SOURCE DATA START
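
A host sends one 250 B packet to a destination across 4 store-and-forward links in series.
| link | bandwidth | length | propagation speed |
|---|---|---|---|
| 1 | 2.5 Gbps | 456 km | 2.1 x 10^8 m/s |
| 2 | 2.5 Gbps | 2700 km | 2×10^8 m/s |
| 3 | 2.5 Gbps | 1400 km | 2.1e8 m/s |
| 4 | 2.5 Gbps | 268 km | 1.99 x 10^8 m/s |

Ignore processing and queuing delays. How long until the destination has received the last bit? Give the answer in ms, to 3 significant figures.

L = 250 × 8 = 2000 bits.
Transmission delay per hop = L/R = 2000/2500000000 = 0.0008 ms; 4 hops → 0.0032 ms.
Propagation delays (d/s per hop): 2.17143, 13.5, 6.66667, 1.34673 ms; sum = 23.6848 ms.
End-to-end = 23.7 ms.

23.7 ms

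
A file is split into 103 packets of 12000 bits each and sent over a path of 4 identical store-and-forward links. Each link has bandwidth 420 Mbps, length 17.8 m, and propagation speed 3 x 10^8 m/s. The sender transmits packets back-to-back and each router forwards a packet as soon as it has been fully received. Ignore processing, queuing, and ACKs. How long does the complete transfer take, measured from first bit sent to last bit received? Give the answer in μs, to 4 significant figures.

Per-hop transmission t_tx = L/R = 12000/420000000 = 28.5714 μs.
Per-hop propagation t_prop = 17.8/300000000 = 0.0593333 μs.
Pipeline fill: first packet needs 4·t_tx to clear all hops; remaining 102 packets each add one t_tx.
Total = (4+103-1)·t_tx + 4·t_prop = 106·28.5714 + 4·0.0593333 = 3029 μs.

3029 μs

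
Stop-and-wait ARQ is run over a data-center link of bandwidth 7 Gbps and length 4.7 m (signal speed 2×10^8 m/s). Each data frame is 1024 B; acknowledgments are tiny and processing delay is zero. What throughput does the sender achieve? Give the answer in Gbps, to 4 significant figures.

6.730 Gbps

t_tx = L/R = 8192/7000000000 = 1.17029e-06 s.
t_prop = 4.7/200000000 = 2.35e-08 s; RTT = 4.7e-08 s.
Cycle = t_tx + RTT = 1.21729e-06 s.
Throughput = L / cycle = 8192 / 1.21729e-06 = 6.730 Gbps.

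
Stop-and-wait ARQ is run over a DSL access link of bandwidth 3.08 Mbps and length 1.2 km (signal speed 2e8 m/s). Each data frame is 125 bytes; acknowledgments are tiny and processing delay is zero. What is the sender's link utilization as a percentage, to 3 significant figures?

96.4 %

t_tx = L/R = 1000/3080000 = 0.000324675 s.
t_prop = 1200/200000000 = 6e-06 s; RTT = 1.2e-05 s.
Cycle = t_tx + RTT = 0.000336675 s.
Utilization = t_tx / cycle = 0.000324675/0.000336675 = 96.4 %.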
SOURCE DATA END
TO DO — Print each entry exactly as it was written.

TASK ANSWER —
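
A host sends one 250 B packet to a destination across 4 store-and-forward links in series.
| link | bandwidth | length | propagation speed |
|---|---|---|---|
| 1 | 2.5 Gbps | 456 km | 2.1 x 10^8 m/s |
| 2 | 2.5 Gbps | 2700 km | 2×10^8 m/s |
| 3 | 2.5 Gbps | 1400 km | 2.1e8 m/s |
| 4 | 2.5 Gbps | 268 km | 1.99 x 10^8 m/s |

Ignore processing and queuing delays. How long until the destination has received the last bit? Give the answer in ms, to 3 significant figures.

L = 250 × 8 = 2000 bits.
Transmission delay per hop = L/R = 2000/2500000000 = 0.0008 ms; 4 hops → 0.0032 ms.
Propagation delays (d/s per hop): 2.17143, 13.5, 6.66667, 1.34673 ms; sum = 23.6848 ms.
End-to-end = 23.7 ms.

23.7 ms

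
A file is split into 103 packets of 12000 bits each and sent over a path of 4 identical store-and-forward links. Each link has bandwidth 420 Mbps, length 17.8 m, and propagation speed 3 x 10^8 m/s. The sender transmits packets back-to-back and each router forwards a packet as soon as it has been fully received. Ignore processing, queuing, and ACKs. How long does the complete transfer take, measured from first bit sent to last bit received? Give the answer in μs, to 4 significant figures.

Per-hop transmission t_tx = L/R = 12000/420000000 = 28.5714 μs.
Per-hop propagation t_prop = 17.8/300000000 = 0.0593333 μs.
Pipeline fill: first packet needs 4·t_tx to clear all hops; remaining 102 packets each add one t_tx.
Total = (4+103-1)·t_tx + 4·t_prop = 106·28.5714 + 4·0.0593333 = 3029 μs.

3029 μs

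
Stop-and-wait ARQ is run over a data-center link of bandwidth 7 Gbps and length 4.7 m (signal speed 2×10^8 m/s). Each data frame is 1024 B; acknowledgments are tiny and processing delay is zero. What throughput does the sender achieve? Give the answer in Gbps, to 4 significant figures.

6.730 Gbps

t_tx = L/R = 8192/7000000000 = 1.17029e-06 s.
t_prop = 4.7/200000000 = 2.35e-08 s; RTT = 4.7e-08 s.
Cycle = t_tx + RTT = 1.21729e-06 s.
Throughput = L / cycle = 8192 / 1.21729e-06 = 6.730 Gbps.

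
Stop-and-wait ARQ is run over a DSL access link of bandwidth 3.08 Mbps and length 1.2 km (signal speed 2e8 m/s). Each data frame is 125 bytes; acknowledgments are tiny and processing delay is zero. What is the sender's link utilization as a percentage, to 3 significant figures?

96.4 %

t_tx = L/R = 1000/3080000 = 0.000324675 s.
t_prop = 1200/200000000 = 6e-06 s; RTT = 1.2e-05 s.
Cycle = t_tx + RTT = 0.000336675 s.
Utilization = t_tx / cycle = 0.000324675/0.000336675 = 96.4 %.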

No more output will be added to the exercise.